[Stored dataset items]

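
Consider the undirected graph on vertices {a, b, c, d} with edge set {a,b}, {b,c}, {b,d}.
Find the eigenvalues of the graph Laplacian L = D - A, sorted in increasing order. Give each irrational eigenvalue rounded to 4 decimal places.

Each diagonal entry of L is the vertex degree and each off-diagonal entry is -1 where an edge is present, 0 otherwise; in the order [a, b, c, d] the diagonal is [1, 3, 1, 1]. Diagonalising L (or applying a numerical eigensolver to the 4x4 matrix) gives the spectrum above. The single zero eigenvalue shows the graph is connected.

[0, 1, 1, 4]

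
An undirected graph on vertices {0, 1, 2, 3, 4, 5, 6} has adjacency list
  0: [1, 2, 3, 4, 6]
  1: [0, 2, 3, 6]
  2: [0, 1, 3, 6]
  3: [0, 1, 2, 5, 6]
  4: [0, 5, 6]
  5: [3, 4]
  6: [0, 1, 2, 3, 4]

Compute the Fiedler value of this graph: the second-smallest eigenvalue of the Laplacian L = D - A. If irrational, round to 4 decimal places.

1.6864

Each diagonal entry of L is the vertex degree and each off-diagonal entry is -1 where an edge is present, 0 otherwise; in the order [0, 1, 2, 3, 4, 5, 6] the diagonal is [5, 4, 4, 5, 3, 2, 5]. The sorted Laplacian eigenvalues are [0, 1.6864, 3.1640, 5, 5.6636, 6, 6.4860]; the algebraic connectivity is the second entry, 1.6864. By the matrix-tree theorem the graph has (1/7) * product of the nonzero eigenvalues = 840 spanning trees.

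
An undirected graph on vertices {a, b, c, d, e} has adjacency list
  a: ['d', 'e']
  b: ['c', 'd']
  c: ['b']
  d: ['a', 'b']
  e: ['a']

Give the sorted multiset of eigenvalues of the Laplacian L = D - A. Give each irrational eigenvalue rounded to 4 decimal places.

[0, 0.3820, 1.3820, 2.6180, 3.6180]

Reading degrees in the order [a, b, c, d, e] gives [2, 2, 1, 2, 1]; set D = diag(2, 2, 1, 2, 1) and form L = D - A. Since every row of L sums to 0, the all-ones vector is in the kernel and 0 is an eigenvalue. By the matrix-tree theorem the graph has (1/5) * product of the nonzero eigenvalues = 1 spanning tree.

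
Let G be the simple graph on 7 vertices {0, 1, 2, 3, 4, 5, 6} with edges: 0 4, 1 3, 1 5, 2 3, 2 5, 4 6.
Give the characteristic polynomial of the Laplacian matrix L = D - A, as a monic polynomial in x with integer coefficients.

With the vertex order [0, 1, 2, 3, 4, 5, 6], the degrees are [1, 2, 2, 2, 2, 2, 1], giving D = diag(1, 2, 2, 2, 2, 2, 1) and L = D - A. L has integer entries, so p(x) = det(xI - L) has integer coefficients. Expanding the determinant yields x^7 - 12x^6 + 55x^5 - 120x^4 + 124x^3 - 48x^2. The coefficient of x^6 equals -trace(L) = -12, matching the sum of degrees. The eigenvalues sum to 12, which equals trace(L) = 2|E|.

x^7 - 12x^6 + 55x^5 - 120x^4 + 124x^3 - 48x^2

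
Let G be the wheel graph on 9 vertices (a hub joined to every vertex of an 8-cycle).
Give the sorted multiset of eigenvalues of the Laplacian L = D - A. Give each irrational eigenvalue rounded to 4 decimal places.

[0, 1.5858, 1.5858, 3, 3, 4.4142, 4.4142, 5, 9]

The graph has 9 vertices and degree multiset [8, 3, 3, 3, 3, 3, 3, 3, 3]; D is the diagonal matrix of degrees and L = D - A. Since every row of L sums to 0, the all-ones vector is in the kernel and 0 is an eigenvalue. The single zero eigenvalue shows the graph is connected. There is one zero in the spectrum, matching the 1 component.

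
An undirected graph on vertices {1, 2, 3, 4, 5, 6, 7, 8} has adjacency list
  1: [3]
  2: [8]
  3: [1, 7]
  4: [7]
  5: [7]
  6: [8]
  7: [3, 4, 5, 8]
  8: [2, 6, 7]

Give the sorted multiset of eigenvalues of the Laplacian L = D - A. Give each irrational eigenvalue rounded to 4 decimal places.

[0, 0.3187, 0.5858, 1, 1, 2.3579, 3.4142, 5.3234]

Each diagonal entry of L is the vertex degree and each off-diagonal entry is -1 where an edge is present, 0 otherwise; in the order [1, 2, 3, 4, 5, 6, 7, 8] the diagonal is [1, 1, 2, 1, 1, 1, 4, 3]. The multiplicity of 0 as a Laplacian eigenvalue equals the number of connected components. The eigenvalues sum to 14, which equals trace(L) = 2|E|. By the matrix-tree theorem the graph has (1/8) * product of the nonzero eigenvalues = 1 spanning tree.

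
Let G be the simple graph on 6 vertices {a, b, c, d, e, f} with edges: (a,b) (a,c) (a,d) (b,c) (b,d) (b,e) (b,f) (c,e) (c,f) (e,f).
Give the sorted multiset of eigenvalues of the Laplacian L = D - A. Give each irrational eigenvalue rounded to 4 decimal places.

[0, 1.5188, 3.3111, 4, 5.1701, 6]

With the vertex order [a, b, c, d, e, f], the degrees are [3, 5, 4, 2, 3, 3], giving D = diag(3, 5, 4, 2, 3, 3) and L = D - A. Since every row of L sums to 0, the all-ones vector is in the kernel and 0 is an eigenvalue. The single zero eigenvalue shows the graph is connected. There is one zero in the spectrum, matching the 1 component. The largest eigenvalue, 6, is at most the vertex count 6.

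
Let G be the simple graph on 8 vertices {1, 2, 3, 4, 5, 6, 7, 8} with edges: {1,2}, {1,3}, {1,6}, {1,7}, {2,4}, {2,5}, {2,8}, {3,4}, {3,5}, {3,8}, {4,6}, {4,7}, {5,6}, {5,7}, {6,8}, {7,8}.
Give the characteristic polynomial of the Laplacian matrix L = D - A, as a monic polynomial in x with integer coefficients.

x^8 - 32x^7 + 432x^6 - 3200x^5 + 14080x^4 - 36864x^3 + 53248x^2 - 32768x

With the vertex order [1, 2, 3, 4, 5, 6, 7, 8], the degrees are [4, 4, 4, 4, 4, 4, 4, 4], giving D = diag(4, 4, 4, 4, 4, 4, 4, 4) and L = D - A. L has integer entries, so p(x) = det(xI - L) has integer coefficients. Expanding the determinant yields x^8 - 32x^7 + 432x^6 - 3200x^5 + 14080x^4 - 36864x^3 + 53248x^2 - 32768x. The coefficient of x^7 equals -trace(L) = -32, matching the sum of degrees. There is one zero in the spectrum, matching the 1 component.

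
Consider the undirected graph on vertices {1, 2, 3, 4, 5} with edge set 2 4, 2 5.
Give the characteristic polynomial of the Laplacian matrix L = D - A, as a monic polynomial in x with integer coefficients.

Reading degrees in the order [1, 2, 3, 4, 5] gives [0, 2, 0, 1, 1]; set D = diag(0, 2, 0, 1, 1) and form L = D - A. L has integer entries, so p(x) = det(xI - L) has integer coefficients. Expanding the determinant yields x^5 - 4x^4 + 3x^3. The constant term is 0 because L is singular (the all-ones vector lies in its kernel). There are 3 zeros in the spectrum, matching the 3 components. The eigenvalues sum to 4, which equals trace(L) = 2|E|.

x^5 - 4x^4 + 3x^3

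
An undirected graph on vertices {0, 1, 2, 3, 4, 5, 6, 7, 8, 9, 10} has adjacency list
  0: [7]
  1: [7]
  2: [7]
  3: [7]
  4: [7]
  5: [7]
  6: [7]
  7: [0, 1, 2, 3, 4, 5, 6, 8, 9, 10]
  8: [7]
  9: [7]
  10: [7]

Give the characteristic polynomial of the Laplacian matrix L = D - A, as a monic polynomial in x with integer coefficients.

x^11 - 20x^10 + 135x^9 - 480x^8 + 1050x^7 - 1512x^6 + 1470x^5 - 960x^4 + 405x^3 - 100x^2 + 11x

Each diagonal entry of L is the vertex degree and each off-diagonal entry is -1 where an edge is present, 0 otherwise; in the order [0, 1, 2, 3, 4, 5, 6, 7, 8, 9, 10] the diagonal is [1, 1, 1, 1, 1, 1, 1, 10, 1, 1, 1]. L has integer entries, so p(x) = det(xI - L) has integer coefficients. Expanding the determinant yields x^11 - 20x^10 + 135x^9 - 480x^8 + 1050x^7 - 1512x^6 + 1470x^5 - 960x^4 + 405x^3 - 100x^2 + 11x. The coefficient of x^10 equals -trace(L) = -20, matching the sum of degrees. The eigenvalues sum to 20, which equals trace(L) = 2|E|.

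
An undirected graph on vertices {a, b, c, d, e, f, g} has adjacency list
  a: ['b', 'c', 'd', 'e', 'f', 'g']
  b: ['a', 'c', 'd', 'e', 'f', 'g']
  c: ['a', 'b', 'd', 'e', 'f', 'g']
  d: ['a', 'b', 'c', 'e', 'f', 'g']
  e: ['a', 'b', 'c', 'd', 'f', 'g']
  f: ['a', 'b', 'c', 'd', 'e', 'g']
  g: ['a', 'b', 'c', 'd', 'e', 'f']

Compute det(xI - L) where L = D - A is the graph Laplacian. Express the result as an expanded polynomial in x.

Reading degrees in the order [a, b, c, d, e, f, g] gives [6, 6, 6, 6, 6, 6, 6]; set D = diag(6, 6, 6, 6, 6, 6, 6) and form L = D - A. The eigenvalues of L are [0, 7, 7, 7, 7, 7, 7]; the characteristic polynomial is the product of (x - lambda_i), which multiplies out to x^7 - 42x^6 + 735x^5 - 6860x^4 + 36015x^3 - 100842x^2 + 117649x. Since p(0) = det(-L) = 0, x divides p(x). By the matrix-tree theorem the graph has (1/7) * product of the nonzero eigenvalues = 16807 spanning trees. The eigenvalues sum to 42, which equals trace(L) = 2|E|.

x^7 - 42x^6 + 735x^5 - 6860x^4 + 36015x^3 - 100842x^2 + 117649x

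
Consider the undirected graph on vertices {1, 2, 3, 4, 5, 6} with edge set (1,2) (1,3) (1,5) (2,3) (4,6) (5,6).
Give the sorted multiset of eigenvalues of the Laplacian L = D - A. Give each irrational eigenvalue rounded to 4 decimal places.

[0, 0.3249, 1.4608, 3, 3, 4.2143]

With the vertex order [1, 2, 3, 4, 5, 6], the degrees are [3, 2, 2, 1, 2, 2], giving D = diag(3, 2, 2, 1, 2, 2) and L = D - A. Since every row of L sums to 0, the all-ones vector is in the kernel and 0 is an eigenvalue. There is one zero in the spectrum, matching the 1 component.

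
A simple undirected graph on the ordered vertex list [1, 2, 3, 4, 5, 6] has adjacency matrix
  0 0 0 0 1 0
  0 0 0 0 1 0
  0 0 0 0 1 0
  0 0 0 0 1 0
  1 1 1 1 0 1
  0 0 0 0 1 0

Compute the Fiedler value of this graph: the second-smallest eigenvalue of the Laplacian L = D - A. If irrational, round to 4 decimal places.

With the vertex order [1, 2, 3, 4, 5, 6], the degrees are [1, 1, 1, 1, 5, 1], giving D = diag(1, 1, 1, 1, 5, 1) and L = D - A. Computing the eigenvalues of L and sorting gives [0, 1, 1, 1, 1, 6]. The Fiedler value lambda_2 = 1 is strictly positive, so the graph is connected. By the matrix-tree theorem the graph has (1/6) * product of the nonzero eigenvalues = 1 spanning tree.

1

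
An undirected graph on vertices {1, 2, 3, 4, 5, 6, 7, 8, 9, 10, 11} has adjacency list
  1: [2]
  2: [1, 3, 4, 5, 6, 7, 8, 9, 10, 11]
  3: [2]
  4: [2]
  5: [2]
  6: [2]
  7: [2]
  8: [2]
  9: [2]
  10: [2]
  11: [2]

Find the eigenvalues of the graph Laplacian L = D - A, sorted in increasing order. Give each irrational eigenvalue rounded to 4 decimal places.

[0, 1, 1, 1, 1, 1, 1, 1, 1, 1, 11]

Each diagonal entry of L is the vertex degree and each off-diagonal entry is -1 where an edge is present, 0 otherwise; in the order [1, 2, 3, 4, 5, 6, 7, 8, 9, 10, 11] the diagonal is [1, 10, 1, 1, 1, 1, 1, 1, 1, 1, 1]. Diagonalising L (or applying a numerical eigensolver to the 11x11 matrix) gives the spectrum above. The largest eigenvalue, 11, is at most the vertex count 11. By the matrix-tree theorem the graph has (1/11) * product of the nonzero eigenvalues = 1 spanning tree.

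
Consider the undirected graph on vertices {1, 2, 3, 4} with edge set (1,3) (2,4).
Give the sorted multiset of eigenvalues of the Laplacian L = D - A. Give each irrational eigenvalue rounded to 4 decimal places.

[0, 0, 2, 2]

Reading degrees in the order [1, 2, 3, 4] gives [1, 1, 1, 1]; set D = diag(1, 1, 1, 1) and form L = D - A. Since every row of L sums to 0, the all-ones vector is in the kernel and 0 is an eigenvalue. The 2 zero eigenvalues correspond to the 2 connected components. The eigenvalues sum to 4, which equals trace(L) = 2|E|.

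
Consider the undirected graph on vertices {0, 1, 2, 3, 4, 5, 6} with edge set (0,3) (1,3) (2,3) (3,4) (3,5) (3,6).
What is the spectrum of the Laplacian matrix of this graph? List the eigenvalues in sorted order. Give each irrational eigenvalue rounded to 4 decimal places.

[0, 1, 1, 1, 1, 1, 7]

With the vertex order [0, 1, 2, 3, 4, 5, 6], the degrees are [1, 1, 1, 6, 1, 1, 1], giving D = diag(1, 1, 1, 6, 1, 1, 1) and L = D - A. Diagonalising L (or applying a numerical eigensolver to the 7x7 matrix) gives the spectrum above.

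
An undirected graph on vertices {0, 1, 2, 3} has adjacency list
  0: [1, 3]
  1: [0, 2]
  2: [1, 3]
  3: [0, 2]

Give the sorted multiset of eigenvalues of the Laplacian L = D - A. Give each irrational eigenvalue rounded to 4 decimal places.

With the vertex order [0, 1, 2, 3], the degrees are [2, 2, 2, 2], giving D = diag(2, 2, 2, 2) and L = D - A. Since every row of L sums to 0, the all-ones vector is in the kernel and 0 is an eigenvalue. The single zero eigenvalue shows the graph is connected. The eigenvalues sum to 8, which equals trace(L) = 2|E|. The largest eigenvalue, 4, is at most the vertex count 4.

[0, 2, 2, 4]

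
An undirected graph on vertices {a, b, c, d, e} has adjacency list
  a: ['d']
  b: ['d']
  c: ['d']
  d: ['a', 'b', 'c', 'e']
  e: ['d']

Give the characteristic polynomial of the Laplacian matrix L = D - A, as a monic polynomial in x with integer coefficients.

With the vertex order [a, b, c, d, e], the degrees are [1, 1, 1, 4, 1], giving D = diag(1, 1, 1, 4, 1) and L = D - A. The eigenvalues of L are [0, 1, 1, 1, 5]; the characteristic polynomial is the product of (x - lambda_i), which multiplies out to x^5 - 8x^4 + 18x^3 - 16x^2 + 5x. The coefficient of x^4 equals -trace(L) = -8, matching the sum of degrees. By the matrix-tree theorem the graph has (1/5) * product of the nonzero eigenvalues = 1 spanning tree.

x^5 - 8x^4 + 18x^3 - 16x^2 + 5x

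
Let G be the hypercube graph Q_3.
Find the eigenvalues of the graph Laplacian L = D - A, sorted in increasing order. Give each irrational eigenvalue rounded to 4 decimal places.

[0, 2, 2, 2, 4, 4, 4, 6]

The graph has 8 vertices and degree multiset [3, 3, 3, 3, 3, 3, 3, 3]; D is the diagonal matrix of degrees and L = D - A. Since every row of L sums to 0, the all-ones vector is in the kernel and 0 is an eigenvalue. By the matrix-tree theorem the graph has (1/8) * product of the nonzero eigenvalues = 384 spanning trees. The eigenvalues sum to 24, which equals trace(L) = 2|E|.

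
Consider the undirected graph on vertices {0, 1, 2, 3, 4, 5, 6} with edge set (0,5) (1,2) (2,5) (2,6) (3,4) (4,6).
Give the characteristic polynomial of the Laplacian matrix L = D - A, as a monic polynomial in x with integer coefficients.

With the vertex order [0, 1, 2, 3, 4, 5, 6], the degrees are [1, 1, 3, 1, 2, 2, 2], giving D = diag(1, 1, 3, 1, 2, 2, 2) and L = D - A. L has integer entries, so p(x) = det(xI - L) has integer coefficients. Expanding the determinant yields x^7 - 12x^6 + 54x^5 - 114x^4 + 115x^3 - 50x^2 + 7x. Since p(0) = det(-L) = 0, x divides p(x). There is one zero in the spectrum, matching the 1 component.

x^7 - 12x^6 + 54x^5 - 114x^4 + 115x^3 - 50x^2 + 7x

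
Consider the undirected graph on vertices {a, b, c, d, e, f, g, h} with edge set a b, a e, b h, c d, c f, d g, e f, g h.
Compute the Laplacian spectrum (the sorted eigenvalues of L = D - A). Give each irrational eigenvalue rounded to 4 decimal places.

Reading degrees in the order [a, b, c, d, e, f, g, h] gives [2, 2, 2, 2, 2, 2, 2, 2]; set D = diag(2, 2, 2, 2, 2, 2, 2, 2) and form L = D - A. L is symmetric positive semidefinite, so every eigenvalue is real and nonnegative. The single zero eigenvalue shows the graph is connected. The eigenvalues sum to 16, which equals trace(L) = 2|E|.

[0, 0.5858, 0.5858, 2, 2, 3.4142, 3.4142, 4]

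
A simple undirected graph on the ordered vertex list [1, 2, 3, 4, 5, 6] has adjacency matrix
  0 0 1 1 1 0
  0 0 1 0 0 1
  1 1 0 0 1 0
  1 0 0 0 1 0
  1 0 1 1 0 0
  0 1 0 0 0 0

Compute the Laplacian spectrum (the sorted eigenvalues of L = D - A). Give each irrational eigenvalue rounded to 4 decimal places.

Reading degrees in the order [1, 2, 3, 4, 5, 6] gives [3, 2, 3, 2, 3, 1]; set D = diag(3, 2, 3, 2, 3, 1) and form L = D - A. The multiplicity of 0 as a Laplacian eigenvalue equals the number of connected components. There is one zero in the spectrum, matching the 1 component. By the matrix-tree theorem the graph has (1/6) * product of the nonzero eigenvalues = 8 spanning trees.

[0, 0.4384, 2, 3, 4, 4.5616]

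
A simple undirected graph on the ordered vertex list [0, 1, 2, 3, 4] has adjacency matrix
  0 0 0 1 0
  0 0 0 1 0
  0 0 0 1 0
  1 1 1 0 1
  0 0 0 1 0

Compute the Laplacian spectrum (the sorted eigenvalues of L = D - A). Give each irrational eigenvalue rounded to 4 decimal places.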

--- YOUR ASSIGNMENT ---
Begin at the line that has "Let G be the simple graph on 7" in the entries above; stop after the line that has "Let G be the wheel". Transcribe exactly those lines and no others.

--- COMPLETED TASK ---
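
Let G be the simple graph on 7 vertices {0, 1, 2, 3, 4, 5, 6} with edges: 0 4, 1 3, 1 5, 2 3, 2 5, 4 6.
Give the characteristic polynomial of the Laplacian matrix L = D - A, as a monic polynomial in x with integer coefficients.

With the vertex order [0, 1, 2, 3, 4, 5, 6], the degrees are [1, 2, 2, 2, 2, 2, 1], giving D = diag(1, 2, 2, 2, 2, 2, 1) and L = D - A. L has integer entries, so p(x) = det(xI - L) has integer coefficients. Expanding the determinant yields x^7 - 12x^6 + 55x^5 - 120x^4 + 124x^3 - 48x^2. The coefficient of x^6 equals -trace(L) = -12, matching the sum of degrees. The eigenvalues sum to 12, which equals trace(L) = 2|E|.

x^7 - 12x^6 + 55x^5 - 120x^4 + 124x^3 - 48x^2

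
Let G be the wheel graph on 9 vertices (a hub joined to every vertex of an 8-cycle).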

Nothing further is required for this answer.